## PROBLEM TO SOLVE
Word for word, restate every line of the listing that follows.

================================

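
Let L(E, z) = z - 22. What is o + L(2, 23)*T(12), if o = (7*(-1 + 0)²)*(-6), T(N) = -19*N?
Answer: -270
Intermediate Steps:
o = -42 (o = (7*(-1)²)*(-6) = (7*1)*(-6) = 7*(-6) = -42)
L(E, z) = -22 + z
o + L(2, 23)*T(12) = -42 + (-22 + 23)*(-19*12) = -42 + 1*(-228) = -42 - 228 = -270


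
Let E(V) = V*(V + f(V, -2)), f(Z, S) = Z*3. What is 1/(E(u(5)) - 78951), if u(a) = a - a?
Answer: -1/78951 ≈ -1.2666e-5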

================================

## SOLUTION TO THIS PROBLEM
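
Let L(E, z) = z - 22. What is o + L(2, 23)*T(12), if o = (7*(-1 + 0)²)*(-6), T(N) = -19*N?
Answer: -270
Intermediate Steps:
o = -42 (o = (7*(-1)²)*(-6) = (7*1)*(-6) = 7*(-6) = -42)
L(E, z) = -22 + z
o + L(2, 23)*T(12) = -42 + (-22 + 23)*(-19*12) = -42 + 1*(-228) = -42 - 228 = -270


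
Let E(V) = V*(V + f(V, -2)), f(Z, S) = Z*3. What is 1/(E(u(5)) - 78951), if u(a) = a - a?
Answer: -1/78951 ≈ -1.2666e-5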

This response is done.